Where does the word "units" show up in the records? Copy every line that has it.

Materials provided -
┌────────
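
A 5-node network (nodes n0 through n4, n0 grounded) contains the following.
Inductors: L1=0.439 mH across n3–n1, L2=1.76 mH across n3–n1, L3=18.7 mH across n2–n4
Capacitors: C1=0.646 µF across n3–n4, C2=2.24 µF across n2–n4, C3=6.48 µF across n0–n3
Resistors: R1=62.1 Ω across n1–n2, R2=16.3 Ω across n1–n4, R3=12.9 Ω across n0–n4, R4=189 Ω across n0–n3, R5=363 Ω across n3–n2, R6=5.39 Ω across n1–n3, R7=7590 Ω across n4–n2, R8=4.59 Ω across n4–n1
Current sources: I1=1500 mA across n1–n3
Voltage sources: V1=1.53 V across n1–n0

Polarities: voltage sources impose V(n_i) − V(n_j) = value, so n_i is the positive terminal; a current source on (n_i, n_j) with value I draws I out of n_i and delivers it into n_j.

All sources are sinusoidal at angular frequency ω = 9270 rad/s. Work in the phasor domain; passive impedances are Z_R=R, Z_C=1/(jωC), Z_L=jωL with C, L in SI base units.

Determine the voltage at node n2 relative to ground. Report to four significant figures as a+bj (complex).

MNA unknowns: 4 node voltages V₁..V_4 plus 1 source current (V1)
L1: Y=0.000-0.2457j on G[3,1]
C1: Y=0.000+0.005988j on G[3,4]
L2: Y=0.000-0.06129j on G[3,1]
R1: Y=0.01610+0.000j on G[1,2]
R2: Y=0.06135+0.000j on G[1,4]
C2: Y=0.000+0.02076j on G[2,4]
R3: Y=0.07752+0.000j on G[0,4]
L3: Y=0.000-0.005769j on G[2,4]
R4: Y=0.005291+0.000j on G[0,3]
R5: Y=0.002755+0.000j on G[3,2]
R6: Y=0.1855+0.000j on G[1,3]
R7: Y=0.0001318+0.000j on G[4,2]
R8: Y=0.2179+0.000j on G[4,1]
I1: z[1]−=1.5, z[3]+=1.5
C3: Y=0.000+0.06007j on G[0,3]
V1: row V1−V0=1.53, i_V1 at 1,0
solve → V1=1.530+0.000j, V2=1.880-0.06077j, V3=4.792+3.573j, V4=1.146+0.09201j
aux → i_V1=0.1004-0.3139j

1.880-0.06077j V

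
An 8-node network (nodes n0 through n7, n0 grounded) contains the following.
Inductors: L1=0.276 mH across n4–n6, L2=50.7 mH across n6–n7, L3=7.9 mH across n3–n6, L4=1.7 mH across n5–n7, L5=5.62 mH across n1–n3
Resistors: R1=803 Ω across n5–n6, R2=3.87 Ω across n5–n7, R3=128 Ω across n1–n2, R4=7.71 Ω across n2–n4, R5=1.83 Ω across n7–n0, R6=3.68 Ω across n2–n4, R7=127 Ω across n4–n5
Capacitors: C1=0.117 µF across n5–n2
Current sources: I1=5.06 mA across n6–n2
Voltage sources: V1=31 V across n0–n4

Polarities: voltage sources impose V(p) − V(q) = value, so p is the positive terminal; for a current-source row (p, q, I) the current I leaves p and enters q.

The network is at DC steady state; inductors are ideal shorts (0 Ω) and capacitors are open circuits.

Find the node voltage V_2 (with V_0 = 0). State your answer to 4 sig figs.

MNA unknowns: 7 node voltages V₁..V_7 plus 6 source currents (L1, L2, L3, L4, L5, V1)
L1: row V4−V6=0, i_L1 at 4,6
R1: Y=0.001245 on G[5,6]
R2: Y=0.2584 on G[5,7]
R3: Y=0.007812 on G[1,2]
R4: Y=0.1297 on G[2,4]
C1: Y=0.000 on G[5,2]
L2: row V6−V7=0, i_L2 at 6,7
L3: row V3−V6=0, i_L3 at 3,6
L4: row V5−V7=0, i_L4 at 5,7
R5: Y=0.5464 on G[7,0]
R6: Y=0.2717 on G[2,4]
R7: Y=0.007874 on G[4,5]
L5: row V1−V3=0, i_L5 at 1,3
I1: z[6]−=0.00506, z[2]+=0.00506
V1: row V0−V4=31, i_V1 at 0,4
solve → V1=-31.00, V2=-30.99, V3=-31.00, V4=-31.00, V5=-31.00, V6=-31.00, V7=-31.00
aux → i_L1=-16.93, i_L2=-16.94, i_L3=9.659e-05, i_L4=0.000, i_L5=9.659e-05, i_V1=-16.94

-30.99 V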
└────────
┌────────
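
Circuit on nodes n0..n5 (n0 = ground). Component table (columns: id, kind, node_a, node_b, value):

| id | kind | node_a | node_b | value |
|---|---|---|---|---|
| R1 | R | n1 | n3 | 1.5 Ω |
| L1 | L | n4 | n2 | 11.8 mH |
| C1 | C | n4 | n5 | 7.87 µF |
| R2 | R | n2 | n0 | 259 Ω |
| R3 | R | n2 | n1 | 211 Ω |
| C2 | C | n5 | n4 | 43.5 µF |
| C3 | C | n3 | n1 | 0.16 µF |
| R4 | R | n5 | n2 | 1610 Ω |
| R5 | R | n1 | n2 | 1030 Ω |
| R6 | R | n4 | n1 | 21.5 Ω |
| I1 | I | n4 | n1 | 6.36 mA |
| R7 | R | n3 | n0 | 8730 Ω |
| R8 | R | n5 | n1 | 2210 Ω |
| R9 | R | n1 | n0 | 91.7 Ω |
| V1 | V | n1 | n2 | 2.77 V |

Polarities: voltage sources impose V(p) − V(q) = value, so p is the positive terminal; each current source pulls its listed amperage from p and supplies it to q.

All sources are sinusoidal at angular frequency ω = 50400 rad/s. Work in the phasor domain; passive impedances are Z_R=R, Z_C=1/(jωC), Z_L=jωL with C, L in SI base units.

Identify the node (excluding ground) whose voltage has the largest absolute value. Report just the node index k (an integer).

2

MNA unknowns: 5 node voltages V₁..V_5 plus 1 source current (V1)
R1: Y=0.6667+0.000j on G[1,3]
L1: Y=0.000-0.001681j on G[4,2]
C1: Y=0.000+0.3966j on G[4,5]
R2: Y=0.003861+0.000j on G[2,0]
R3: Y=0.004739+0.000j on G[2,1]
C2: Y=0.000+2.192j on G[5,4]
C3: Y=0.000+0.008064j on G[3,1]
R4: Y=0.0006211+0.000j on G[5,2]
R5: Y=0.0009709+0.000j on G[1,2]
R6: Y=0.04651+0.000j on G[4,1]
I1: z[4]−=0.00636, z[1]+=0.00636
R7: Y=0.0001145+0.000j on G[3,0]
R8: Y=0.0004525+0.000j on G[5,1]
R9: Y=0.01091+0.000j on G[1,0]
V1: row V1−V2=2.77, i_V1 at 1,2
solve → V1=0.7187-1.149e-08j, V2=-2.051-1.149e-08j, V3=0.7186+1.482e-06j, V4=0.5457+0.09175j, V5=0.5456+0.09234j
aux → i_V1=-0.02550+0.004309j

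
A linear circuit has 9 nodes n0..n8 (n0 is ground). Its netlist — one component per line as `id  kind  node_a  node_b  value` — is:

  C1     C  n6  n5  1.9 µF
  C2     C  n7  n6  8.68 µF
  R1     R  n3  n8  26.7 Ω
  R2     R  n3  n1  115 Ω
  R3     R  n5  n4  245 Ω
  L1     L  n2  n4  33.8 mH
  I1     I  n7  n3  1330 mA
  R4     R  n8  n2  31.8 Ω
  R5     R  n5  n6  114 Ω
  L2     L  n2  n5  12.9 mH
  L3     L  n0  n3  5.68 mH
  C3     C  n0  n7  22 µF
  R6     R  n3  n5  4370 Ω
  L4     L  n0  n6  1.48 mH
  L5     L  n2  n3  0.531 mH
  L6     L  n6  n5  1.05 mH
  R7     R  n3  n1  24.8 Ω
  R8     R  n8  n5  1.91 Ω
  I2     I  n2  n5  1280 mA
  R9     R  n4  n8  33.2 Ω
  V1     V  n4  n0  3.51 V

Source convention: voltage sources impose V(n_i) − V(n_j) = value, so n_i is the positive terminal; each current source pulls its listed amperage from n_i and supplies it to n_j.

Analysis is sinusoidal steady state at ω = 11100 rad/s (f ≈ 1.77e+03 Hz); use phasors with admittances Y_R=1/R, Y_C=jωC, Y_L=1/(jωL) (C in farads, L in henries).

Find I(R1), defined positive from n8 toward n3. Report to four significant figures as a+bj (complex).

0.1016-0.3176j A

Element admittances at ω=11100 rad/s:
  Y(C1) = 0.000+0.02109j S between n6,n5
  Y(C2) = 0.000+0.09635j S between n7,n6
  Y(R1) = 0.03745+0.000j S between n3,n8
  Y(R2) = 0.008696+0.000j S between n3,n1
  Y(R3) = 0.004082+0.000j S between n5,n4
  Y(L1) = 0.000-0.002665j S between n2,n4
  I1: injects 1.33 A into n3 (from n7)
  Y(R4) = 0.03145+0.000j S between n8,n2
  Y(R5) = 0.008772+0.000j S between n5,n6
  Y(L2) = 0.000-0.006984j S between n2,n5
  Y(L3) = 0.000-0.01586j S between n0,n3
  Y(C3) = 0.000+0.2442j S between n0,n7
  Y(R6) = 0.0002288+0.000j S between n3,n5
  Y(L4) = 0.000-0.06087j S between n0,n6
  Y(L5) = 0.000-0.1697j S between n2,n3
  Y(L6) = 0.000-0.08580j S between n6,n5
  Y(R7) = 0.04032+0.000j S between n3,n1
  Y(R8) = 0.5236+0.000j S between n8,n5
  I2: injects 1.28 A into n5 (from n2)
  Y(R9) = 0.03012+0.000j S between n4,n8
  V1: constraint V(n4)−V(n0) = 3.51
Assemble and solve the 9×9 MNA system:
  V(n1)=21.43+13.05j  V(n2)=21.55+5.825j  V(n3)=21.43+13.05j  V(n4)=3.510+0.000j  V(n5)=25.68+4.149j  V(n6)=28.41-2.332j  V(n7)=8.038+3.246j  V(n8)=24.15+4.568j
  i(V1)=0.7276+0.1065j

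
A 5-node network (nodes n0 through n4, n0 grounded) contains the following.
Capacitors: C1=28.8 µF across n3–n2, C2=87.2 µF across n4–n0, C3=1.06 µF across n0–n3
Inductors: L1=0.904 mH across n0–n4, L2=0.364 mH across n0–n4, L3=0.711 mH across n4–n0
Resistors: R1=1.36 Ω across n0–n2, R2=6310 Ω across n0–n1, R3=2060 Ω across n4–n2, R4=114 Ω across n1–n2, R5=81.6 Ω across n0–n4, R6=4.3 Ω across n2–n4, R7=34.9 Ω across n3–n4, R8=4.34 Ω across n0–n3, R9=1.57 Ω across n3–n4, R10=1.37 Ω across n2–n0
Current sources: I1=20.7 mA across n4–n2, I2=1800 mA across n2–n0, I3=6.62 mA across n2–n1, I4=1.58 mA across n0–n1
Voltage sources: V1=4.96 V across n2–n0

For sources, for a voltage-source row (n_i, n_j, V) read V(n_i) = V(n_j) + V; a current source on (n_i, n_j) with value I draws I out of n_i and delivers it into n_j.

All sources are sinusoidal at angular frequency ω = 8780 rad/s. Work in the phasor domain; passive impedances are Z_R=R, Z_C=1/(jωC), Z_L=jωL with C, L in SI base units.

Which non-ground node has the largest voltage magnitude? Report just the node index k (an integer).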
└────────
Output below -
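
All sources are sinusoidal at angular frequency ω = 9270 rad/s. Work in the phasor domain; passive impedances are Z_R=R, Z_C=1/(jωC), Z_L=jωL with C, L in SI base units.
All sources are sinusoidal at angular frequency ω = 50400 rad/s. Work in the phasor domain; passive impedances are Z_R=R, Z_C=1/(jωC), Z_L=jωL with C, L in SI base units.
All sources are sinusoidal at angular frequency ω = 8780 rad/s. Work in the phasor domain; passive impedances are Z_R=R, Z_C=1/(jωC), Z_L=jωL with C, L in SI base units.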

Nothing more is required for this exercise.